** Supplied records follows **
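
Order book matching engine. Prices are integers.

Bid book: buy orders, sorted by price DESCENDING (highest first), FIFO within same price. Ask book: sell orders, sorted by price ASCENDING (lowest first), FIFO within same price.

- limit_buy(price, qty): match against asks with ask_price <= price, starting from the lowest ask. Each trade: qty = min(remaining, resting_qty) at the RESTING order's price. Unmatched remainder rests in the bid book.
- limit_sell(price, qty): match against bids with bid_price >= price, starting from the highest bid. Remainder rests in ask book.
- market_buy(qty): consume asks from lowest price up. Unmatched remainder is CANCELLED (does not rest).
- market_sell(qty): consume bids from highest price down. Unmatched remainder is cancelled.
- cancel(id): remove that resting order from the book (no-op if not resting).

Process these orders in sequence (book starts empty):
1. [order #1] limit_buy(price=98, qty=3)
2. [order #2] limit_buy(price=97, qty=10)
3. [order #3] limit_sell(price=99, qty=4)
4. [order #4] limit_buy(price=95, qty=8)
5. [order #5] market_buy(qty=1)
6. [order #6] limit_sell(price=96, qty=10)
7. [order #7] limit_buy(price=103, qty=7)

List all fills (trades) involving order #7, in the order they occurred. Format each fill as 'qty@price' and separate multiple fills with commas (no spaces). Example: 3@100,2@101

Answer: 3@99

Derivation:
After op 1 [order #1] limit_buy(price=98, qty=3): fills=none; bids=[#1:3@98] asks=[-]
After op 2 [order #2] limit_buy(price=97, qty=10): fills=none; bids=[#1:3@98 #2:10@97] asks=[-]
After op 3 [order #3] limit_sell(price=99, qty=4): fills=none; bids=[#1:3@98 #2:10@97] asks=[#3:4@99]
After op 4 [order #4] limit_buy(price=95, qty=8): fills=none; bids=[#1:3@98 #2:10@97 #4:8@95] asks=[#3:4@99]
After op 5 [order #5] market_buy(qty=1): fills=#5x#3:1@99; bids=[#1:3@98 #2:10@97 #4:8@95] asks=[#3:3@99]
After op 6 [order #6] limit_sell(price=96, qty=10): fills=#1x#6:3@98 #2x#6:7@97; bids=[#2:3@97 #4:8@95] asks=[#3:3@99]
After op 7 [order #7] limit_buy(price=103, qty=7): fills=#7x#3:3@99; bids=[#7:4@103 #2:3@97 #4:8@95] asks=[-]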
** End of Supplied records **
- [Problem to solve]: Copy out only the lines of the records above from the one with "1. [order #1] limit_buy(price=98, qty=3)" through the one with "7. [order #7] limit_buy(price=103, qty=7)", exactly as they stand, both included.

- [Solution for this task]:
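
1. [order #1] limit_buy(price=98, qty=3)
2. [order #2] limit_buy(price=97, qty=10)
3. [order #3] limit_sell(price=99, qty=4)
4. [order #4] limit_buy(price=95, qty=8)
5. [order #5] market_buy(qty=1)
6. [order #6] limit_sell(price=96, qty=10)
7. [order #7] limit_buy(price=103, qty=7)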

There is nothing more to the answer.